Extract, without alteration, each line from the start of the listing to the line bearing "Answer: $4631$".
○ ○ ○
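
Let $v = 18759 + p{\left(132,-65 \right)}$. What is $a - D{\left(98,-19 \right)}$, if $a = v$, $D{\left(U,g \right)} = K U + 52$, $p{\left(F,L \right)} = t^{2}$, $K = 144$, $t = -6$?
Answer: $4631$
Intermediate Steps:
$p{\left(F,L \right)} = 36$ ($p{\left(F,L \right)} = \left(-6\right)^{2} = 36$)
$D{\left(U,g \right)} = 52 + 144 U$ ($D{\left(U,g \right)} = 144 U + 52 = 52 + 144 U$)
$v = 18795$ ($v = 18759 + 36 = 18795$)
$a = 18795$
$a - D{\left(98,-19 \right)} = 18795 - \left(52 + 144 \cdot 98\right) = 18795 - \left(52 + 14112\right) = 18795 - 14164 = 4631$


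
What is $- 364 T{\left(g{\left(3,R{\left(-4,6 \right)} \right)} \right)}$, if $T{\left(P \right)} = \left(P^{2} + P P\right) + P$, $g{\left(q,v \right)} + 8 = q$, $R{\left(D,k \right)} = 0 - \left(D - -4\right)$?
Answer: $-16380$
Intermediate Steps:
$R{\left(D,k \right)} = -4 - D$ ($R{\left(D,k \right)} = 0 - \left(D + 4\right) = 0 - \left(4 + D\right) = -4 - D$)
$g{\left(q,v \right)} = -8 + q$
$T{\left(P \right)} = P + 2 P^{2}$ ($T{\left(P \right)} = \left(P^{2} + P^{2}\right) + P = 2 P^{2} + P = P + 2 P^{2}$)
$- 364 T{\left(g{\left(3,R{\left(-4,6 \right)} \right)} \right)} = - 364 \left(-8 + 3\right) \left(1 + 2 \left(-8 + 3\right)\right) = - 364 \left(- 5 \left(1 + 2 \left(-5\right)\right)\right) = - 364 \left(- 5 \left(1 - 10\right)\right) = - 364 \left(\left(-5\right) \left(-9\right)\right) = \left(-364\right) 45 = -16380$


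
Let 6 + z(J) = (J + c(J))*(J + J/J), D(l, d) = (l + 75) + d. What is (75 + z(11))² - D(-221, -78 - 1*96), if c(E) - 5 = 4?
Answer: 95801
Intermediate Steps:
c(E) = 9 (c(E) = 5 + 4 = 9)
D(l, d) = 75 + d + l (D(l, d) = (75 + l) + d = 75 + d + l)
z(J) = -6 + (1 + J)*(9 + J) (z(J) = -6 + (J + 9)*(J + J/J) = -6 + (9 + J)*(J + 1) = -6 + (9 + J)*(1 + J) = -6 + (1 + J)*(9 + J))
(75 + z(11))² - D(-221, -78 - 1*96) = (75 + (3 + 11² + 10*11))² - (75 + (-78 - 1*96) - 221) = (75 + (3 + 121 + 110))² - (75 + (-78 - 96) - 221) = (75 + 234)² - (75 - 174 - 221) = 309² - 1*(-320) = 95481 + 320 = 95801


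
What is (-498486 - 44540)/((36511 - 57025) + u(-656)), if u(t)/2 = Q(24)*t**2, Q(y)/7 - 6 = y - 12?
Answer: -271513/54212079 ≈ -0.0050083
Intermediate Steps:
Q(y) = -42 + 7*y (Q(y) = 42 + 7*(y - 12) = 42 + 7*(-12 + y) = 42 + (-84 + 7*y) = -42 + 7*y)
u(t) = 252*t**2 (u(t) = 2*((-42 + 7*24)*t**2) = 2*((-42 + 168)*t**2) = 2*(126*t**2) = 252*t**2)
(-498486 - 44540)/((36511 - 57025) + u(-656)) = (-498486 - 44540)/((36511 - 57025) + 252*(-656)**2) = -543026/(-20514 + 252*430336) = -543026/(-20514 + 108444672) = -543026/108424158 = -543026*1/108424158 = -271513/54212079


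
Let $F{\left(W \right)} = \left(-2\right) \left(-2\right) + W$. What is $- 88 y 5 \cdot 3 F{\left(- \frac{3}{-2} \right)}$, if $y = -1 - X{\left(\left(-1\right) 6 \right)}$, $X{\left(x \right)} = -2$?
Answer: $-7260$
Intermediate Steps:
$y = 1$ ($y = -1 - -2 = -1 + 2 = 1$)
$F{\left(W \right)} = 4 + W$
$- 88 y 5 \cdot 3 F{\left(- \frac{3}{-2} \right)} = - 88 \cdot 1 \cdot 5 \cdot 3 \left(4 - \frac{3}{-2}\right) = - 88 \cdot 5 \cdot 3 \left(4 - - \frac{3}{2}\right) = \left(-88\right) 15 \left(4 + \frac{3}{2}\right) = \left(-1320\right) \frac{11}{2} = -7260$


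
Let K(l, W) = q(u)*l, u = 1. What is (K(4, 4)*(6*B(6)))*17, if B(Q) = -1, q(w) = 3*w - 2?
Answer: -408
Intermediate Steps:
q(w) = -2 + 3*w
K(l, W) = l (K(l, W) = (-2 + 3*1)*l = (-2 + 3)*l = 1*l = l)
(K(4, 4)*(6*B(6)))*17 = (4*(6*(-1)))*17 = (4*(-6))*17 = -24*17 = -408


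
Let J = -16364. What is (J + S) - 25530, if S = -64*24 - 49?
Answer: -43479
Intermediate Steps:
S = -1585 (S = -1536 - 49 = -1585)
(J + S) - 25530 = (-16364 - 1585) - 25530 = -17949 - 25530 = -43479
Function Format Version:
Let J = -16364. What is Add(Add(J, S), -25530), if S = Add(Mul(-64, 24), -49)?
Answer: -43479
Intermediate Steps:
S = -1585 (S = Add(-1536, -49) = -1585)
Add(Add(J, S), -25530) = Add(Add(-16364, -1585), -25530) = Add(-17949, -25530) = -43479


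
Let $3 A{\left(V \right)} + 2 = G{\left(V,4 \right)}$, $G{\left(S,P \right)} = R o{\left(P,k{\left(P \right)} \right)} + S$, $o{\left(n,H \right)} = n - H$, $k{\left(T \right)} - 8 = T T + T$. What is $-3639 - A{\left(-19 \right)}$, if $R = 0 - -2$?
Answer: $-3616$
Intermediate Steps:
$k{\left(T \right)} = 8 + T + T^{2}$ ($k{\left(T \right)} = 8 + \left(T T + T\right) = 8 + \left(T^{2} + T\right) = 8 + \left(T + T^{2}\right) = 8 + T + T^{2}$)
$R = 2$ ($R = 0 + 2 = 2$)
$G{\left(S,P \right)} = -16 + S - 2 P^{2}$ ($G{\left(S,P \right)} = 2 \left(P - \left(8 + P + P^{2}\right)\right) + S = 2 \left(-8 - P^{2}\right) + S = \left(-16 - 2 P^{2}\right) + S = -16 + S - 2 P^{2}$)
$A{\left(V \right)} = - \frac{50}{3} + \frac{V}{3}$ ($A{\left(V \right)} = - \frac{2}{3} + \frac{-16 + V - 2 \cdot 4^{2}}{3} = - \frac{2}{3} + \frac{-16 + V - 32}{3} = - \frac{2}{3} + \frac{-48 + V}{3} = - \frac{2}{3} + \left(-16 + \frac{V}{3}\right) = - \frac{50}{3} + \frac{V}{3}$)
$-3639 - A{\left(-19 \right)} = -3639 - \left(- \frac{50}{3} + \frac{1}{3} \left(-19\right)\right) = -3639 - \left(- \frac{50}{3} - \frac{19}{3}\right) = -3639 - -23 = -3639 + 23 = -3616$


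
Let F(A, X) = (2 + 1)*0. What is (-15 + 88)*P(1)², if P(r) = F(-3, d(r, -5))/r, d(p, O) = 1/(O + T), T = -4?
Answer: 0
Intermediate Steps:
d(p, O) = 1/(-4 + O) (d(p, O) = 1/(O - 4) = 1/(-4 + O))
F(A, X) = 0 (F(A, X) = 3*0 = 0)
P(r) = 0 (P(r) = 0/r = 0)
(-15 + 88)*P(1)² = (-15 + 88)*0² = 73*0 = 0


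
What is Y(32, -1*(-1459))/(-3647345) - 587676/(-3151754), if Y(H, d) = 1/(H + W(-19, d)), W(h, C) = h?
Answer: 13932469705553/74720972255345 ≈ 0.18646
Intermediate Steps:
Y(H, d) = 1/(-19 + H) (Y(H, d) = 1/(H - 19) = 1/(-19 + H))
Y(32, -1*(-1459))/(-3647345) - 587676/(-3151754) = 1/((-19 + 32)*(-3647345)) - 587676/(-3151754) = -1/3647345/13 - 587676*(-1/3151754) = (1/13)*(-1/3647345) + 293838/1575877 = -1/47415485 + 293838/1575877 = 13932469705553/74720972255345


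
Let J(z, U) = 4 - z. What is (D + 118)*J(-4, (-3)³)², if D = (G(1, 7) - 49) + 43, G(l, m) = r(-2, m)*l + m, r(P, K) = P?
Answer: 7488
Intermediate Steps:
G(l, m) = m - 2*l (G(l, m) = -2*l + m = m - 2*l)
D = -1 (D = ((7 - 2*1) - 49) + 43 = ((7 - 2) - 49) + 43 = (5 - 49) + 43 = -44 + 43 = -1)
(D + 118)*J(-4, (-3)³)² = (-1 + 118)*(4 - 1*(-4))² = 117*(4 + 4)² = 117*8² = 117*64 = 7488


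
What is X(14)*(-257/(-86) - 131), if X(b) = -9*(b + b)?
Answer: 1387134/43 ≈ 32259.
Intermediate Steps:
X(b) = -18*b
X(14)*(-257/(-86) - 131) = (-18*14)*(-257/(-86) - 131) = -252*(-257*(-1/86) - 131) = -252*(257/86 - 131) = -252*(-11009/86) = 1387134/43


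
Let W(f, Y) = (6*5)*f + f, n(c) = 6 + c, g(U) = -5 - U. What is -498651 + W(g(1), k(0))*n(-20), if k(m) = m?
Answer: -496047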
○ ○ ○
_Answer area:_
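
Let $v = 18759 + p{\left(132,-65 \right)}$. What is $a - D{\left(98,-19 \right)}$, if $a = v$, $D{\left(U,g \right)} = K U + 52$, $p{\left(F,L \right)} = t^{2}$, $K = 144$, $t = -6$?
Answer: $4631$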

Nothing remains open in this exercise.